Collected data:
☆ ☆ ☆ ☆

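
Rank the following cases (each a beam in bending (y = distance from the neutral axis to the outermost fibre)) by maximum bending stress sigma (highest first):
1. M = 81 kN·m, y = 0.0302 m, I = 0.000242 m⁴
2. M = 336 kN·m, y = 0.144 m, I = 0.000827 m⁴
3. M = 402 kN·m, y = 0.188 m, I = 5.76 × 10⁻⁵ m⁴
Model: a beam in bending (y = distance from the neutral axis to the outermost fibre), so sigma = (M·y) / I (SI units).
  Case 1: sigma = (81000 × 0.0302) / 0.000242 = 1.011 × 10⁷ Pa = 10.11 MPa
  Case 2: sigma = (336000 × 0.144) / 0.000827 = 5.851 × 10⁷ Pa = 58.51 MPa
  Case 3: sigma = (402000 × 0.188) / (5.76 × 10⁻⁵) = 1.312 × 10⁹ Pa = 1312 MPa
Ordering: 1312 MPa (case 3) > 58.51 MPa (case 2) > 10.11 MPa (case 1)
Final answer: 3, 2, 1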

☆ ☆ ☆ ☆

__PROBLEM DESCRIPTION__. An identical copy of the entries above is the expected result.

__FINAL ANSWER__.
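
Rank the following cases (each a beam in bending (y = distance from the neutral axis to the outermost fibre)) by maximum bending stress sigma (highest first):
1. M = 81 kN·m, y = 0.0302 m, I = 0.000242 m⁴
2. M = 336 kN·m, y = 0.144 m, I = 0.000827 m⁴
3. M = 402 kN·m, y = 0.188 m, I = 5.76 × 10⁻⁵ m⁴
Model: a beam in bending (y = distance from the neutral axis to the outermost fibre), so sigma = (M·y) / I (SI units).
  Case 1: sigma = (81000 × 0.0302) / 0.000242 = 1.011 × 10⁷ Pa = 10.11 MPa
  Case 2: sigma = (336000 × 0.144) / 0.000827 = 5.851 × 10⁷ Pa = 58.51 MPa
  Case 3: sigma = (402000 × 0.188) / (5.76 × 10⁻⁵) = 1.312 × 10⁹ Pa = 1312 MPa
Ordering: 1312 MPa (case 3) > 58.51 MPa (case 2) > 10.11 MPa (case 1)
Final answer: 3, 2, 1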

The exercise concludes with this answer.